## [Available data]
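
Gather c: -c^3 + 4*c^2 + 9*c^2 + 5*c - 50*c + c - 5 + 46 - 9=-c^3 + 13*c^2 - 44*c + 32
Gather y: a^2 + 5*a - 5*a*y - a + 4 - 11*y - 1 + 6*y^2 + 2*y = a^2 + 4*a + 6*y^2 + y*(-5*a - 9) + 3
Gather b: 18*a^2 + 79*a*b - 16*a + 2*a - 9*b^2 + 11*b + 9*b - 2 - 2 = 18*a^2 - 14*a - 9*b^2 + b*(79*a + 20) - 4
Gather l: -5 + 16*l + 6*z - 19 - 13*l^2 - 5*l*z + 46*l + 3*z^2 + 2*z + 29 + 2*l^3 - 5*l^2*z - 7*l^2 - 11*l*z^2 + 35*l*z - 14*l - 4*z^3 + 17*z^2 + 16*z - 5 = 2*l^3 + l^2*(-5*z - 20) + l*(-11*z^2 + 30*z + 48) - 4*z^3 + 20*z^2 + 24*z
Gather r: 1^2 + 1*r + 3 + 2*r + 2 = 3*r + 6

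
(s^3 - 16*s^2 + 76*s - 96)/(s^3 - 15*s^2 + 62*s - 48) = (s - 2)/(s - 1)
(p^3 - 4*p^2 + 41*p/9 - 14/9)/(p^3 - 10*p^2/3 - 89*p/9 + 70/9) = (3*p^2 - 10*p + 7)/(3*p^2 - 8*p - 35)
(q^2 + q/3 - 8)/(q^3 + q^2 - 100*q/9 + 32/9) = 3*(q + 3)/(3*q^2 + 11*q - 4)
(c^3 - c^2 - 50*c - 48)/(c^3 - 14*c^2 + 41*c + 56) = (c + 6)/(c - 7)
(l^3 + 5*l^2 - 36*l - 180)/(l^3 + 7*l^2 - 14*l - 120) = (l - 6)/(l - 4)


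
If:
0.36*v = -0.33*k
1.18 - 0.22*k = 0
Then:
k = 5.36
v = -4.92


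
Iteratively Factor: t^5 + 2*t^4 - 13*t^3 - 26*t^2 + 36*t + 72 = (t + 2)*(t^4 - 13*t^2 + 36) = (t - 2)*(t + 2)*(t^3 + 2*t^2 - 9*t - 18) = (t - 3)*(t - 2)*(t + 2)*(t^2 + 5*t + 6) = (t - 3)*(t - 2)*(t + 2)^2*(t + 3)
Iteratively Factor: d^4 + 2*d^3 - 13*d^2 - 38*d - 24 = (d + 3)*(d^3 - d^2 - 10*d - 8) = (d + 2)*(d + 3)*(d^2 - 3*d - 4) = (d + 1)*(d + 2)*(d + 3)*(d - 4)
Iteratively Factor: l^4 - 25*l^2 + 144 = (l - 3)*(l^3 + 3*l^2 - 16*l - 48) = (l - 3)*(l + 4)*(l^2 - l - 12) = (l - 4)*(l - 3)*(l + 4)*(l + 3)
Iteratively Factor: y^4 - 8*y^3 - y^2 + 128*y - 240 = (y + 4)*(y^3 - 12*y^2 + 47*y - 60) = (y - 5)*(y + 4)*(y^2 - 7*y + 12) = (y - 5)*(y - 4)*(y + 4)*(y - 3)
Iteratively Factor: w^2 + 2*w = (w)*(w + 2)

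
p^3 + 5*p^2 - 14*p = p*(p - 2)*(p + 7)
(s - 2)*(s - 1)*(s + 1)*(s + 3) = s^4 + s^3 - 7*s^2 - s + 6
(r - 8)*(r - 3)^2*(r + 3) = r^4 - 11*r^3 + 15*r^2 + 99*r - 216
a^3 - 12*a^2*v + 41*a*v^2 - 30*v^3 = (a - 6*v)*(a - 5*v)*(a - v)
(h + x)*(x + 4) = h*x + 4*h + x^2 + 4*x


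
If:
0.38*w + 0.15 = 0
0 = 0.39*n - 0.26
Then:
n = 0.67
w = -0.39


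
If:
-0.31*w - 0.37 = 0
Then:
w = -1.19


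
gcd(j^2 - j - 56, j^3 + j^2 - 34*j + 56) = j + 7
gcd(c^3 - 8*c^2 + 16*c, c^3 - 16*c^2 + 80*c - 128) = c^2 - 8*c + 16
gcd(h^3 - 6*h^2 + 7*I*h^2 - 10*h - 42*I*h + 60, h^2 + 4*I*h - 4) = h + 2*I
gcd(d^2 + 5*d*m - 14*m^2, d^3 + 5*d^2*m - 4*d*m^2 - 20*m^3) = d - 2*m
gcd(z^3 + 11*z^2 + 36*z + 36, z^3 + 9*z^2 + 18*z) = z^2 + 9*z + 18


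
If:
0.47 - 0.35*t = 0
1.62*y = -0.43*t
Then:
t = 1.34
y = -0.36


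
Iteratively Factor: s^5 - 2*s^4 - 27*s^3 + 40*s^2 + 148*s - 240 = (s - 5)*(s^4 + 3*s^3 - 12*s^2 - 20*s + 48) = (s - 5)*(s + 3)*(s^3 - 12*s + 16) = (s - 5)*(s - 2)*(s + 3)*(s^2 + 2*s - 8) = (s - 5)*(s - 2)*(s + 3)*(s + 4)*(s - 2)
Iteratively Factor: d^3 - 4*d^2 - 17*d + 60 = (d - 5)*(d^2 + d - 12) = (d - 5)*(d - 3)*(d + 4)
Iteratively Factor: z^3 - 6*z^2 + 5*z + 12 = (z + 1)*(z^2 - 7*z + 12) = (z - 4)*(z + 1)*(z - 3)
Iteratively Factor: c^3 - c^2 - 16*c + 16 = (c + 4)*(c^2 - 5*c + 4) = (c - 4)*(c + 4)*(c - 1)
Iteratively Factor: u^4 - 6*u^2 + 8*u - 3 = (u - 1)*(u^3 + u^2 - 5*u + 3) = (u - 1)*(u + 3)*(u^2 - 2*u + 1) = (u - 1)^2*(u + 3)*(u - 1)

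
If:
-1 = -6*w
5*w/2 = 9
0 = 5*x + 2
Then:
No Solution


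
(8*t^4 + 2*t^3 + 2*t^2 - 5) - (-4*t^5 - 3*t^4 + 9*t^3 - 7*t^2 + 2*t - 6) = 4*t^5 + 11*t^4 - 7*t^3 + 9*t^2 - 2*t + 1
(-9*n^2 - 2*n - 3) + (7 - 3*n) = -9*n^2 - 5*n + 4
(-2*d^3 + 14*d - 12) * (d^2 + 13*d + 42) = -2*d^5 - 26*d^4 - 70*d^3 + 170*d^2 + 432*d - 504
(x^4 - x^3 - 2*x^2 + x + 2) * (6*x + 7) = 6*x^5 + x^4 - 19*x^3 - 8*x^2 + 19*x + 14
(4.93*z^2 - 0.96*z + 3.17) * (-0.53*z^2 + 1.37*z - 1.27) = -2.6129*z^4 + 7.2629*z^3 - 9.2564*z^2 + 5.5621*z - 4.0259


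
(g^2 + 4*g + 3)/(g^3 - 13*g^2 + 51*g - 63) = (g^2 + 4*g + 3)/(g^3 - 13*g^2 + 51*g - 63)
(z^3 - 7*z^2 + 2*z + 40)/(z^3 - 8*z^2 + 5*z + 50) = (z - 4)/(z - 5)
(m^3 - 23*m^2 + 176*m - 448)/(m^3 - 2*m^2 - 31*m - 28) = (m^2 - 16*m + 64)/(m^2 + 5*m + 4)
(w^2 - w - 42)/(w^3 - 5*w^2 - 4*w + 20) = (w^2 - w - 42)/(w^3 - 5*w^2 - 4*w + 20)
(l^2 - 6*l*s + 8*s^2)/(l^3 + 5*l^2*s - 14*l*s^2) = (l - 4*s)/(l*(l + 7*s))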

## [What is being asked]
Once you find the line containing "Iteratively Factor: z^3", copy it and every line after it through the end of the records, exactly and nothing else.

## [Solution for this exercise]
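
Iteratively Factor: z^3 - 6*z^2 + 5*z + 12 = (z + 1)*(z^2 - 7*z + 12) = (z - 4)*(z + 1)*(z - 3)
Iteratively Factor: c^3 - c^2 - 16*c + 16 = (c + 4)*(c^2 - 5*c + 4) = (c - 4)*(c + 4)*(c - 1)
Iteratively Factor: u^4 - 6*u^2 + 8*u - 3 = (u - 1)*(u^3 + u^2 - 5*u + 3) = (u - 1)*(u + 3)*(u^2 - 2*u + 1) = (u - 1)^2*(u + 3)*(u - 1)

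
If:
-1 = -6*w
5*w/2 = 9
0 = 5*x + 2
Then:
No Solution


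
(8*t^4 + 2*t^3 + 2*t^2 - 5) - (-4*t^5 - 3*t^4 + 9*t^3 - 7*t^2 + 2*t - 6) = 4*t^5 + 11*t^4 - 7*t^3 + 9*t^2 - 2*t + 1
(-9*n^2 - 2*n - 3) + (7 - 3*n) = -9*n^2 - 5*n + 4
(-2*d^3 + 14*d - 12) * (d^2 + 13*d + 42) = -2*d^5 - 26*d^4 - 70*d^3 + 170*d^2 + 432*d - 504
(x^4 - x^3 - 2*x^2 + x + 2) * (6*x + 7) = 6*x^5 + x^4 - 19*x^3 - 8*x^2 + 19*x + 14
(4.93*z^2 - 0.96*z + 3.17) * (-0.53*z^2 + 1.37*z - 1.27) = -2.6129*z^4 + 7.2629*z^3 - 9.2564*z^2 + 5.5621*z - 4.0259


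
(g^2 + 4*g + 3)/(g^3 - 13*g^2 + 51*g - 63) = (g^2 + 4*g + 3)/(g^3 - 13*g^2 + 51*g - 63)
(z^3 - 7*z^2 + 2*z + 40)/(z^3 - 8*z^2 + 5*z + 50) = (z - 4)/(z - 5)
(m^3 - 23*m^2 + 176*m - 448)/(m^3 - 2*m^2 - 31*m - 28) = (m^2 - 16*m + 64)/(m^2 + 5*m + 4)
(w^2 - w - 42)/(w^3 - 5*w^2 - 4*w + 20) = (w^2 - w - 42)/(w^3 - 5*w^2 - 4*w + 20)
(l^2 - 6*l*s + 8*s^2)/(l^3 + 5*l^2*s - 14*l*s^2) = (l - 4*s)/(l*(l + 7*s))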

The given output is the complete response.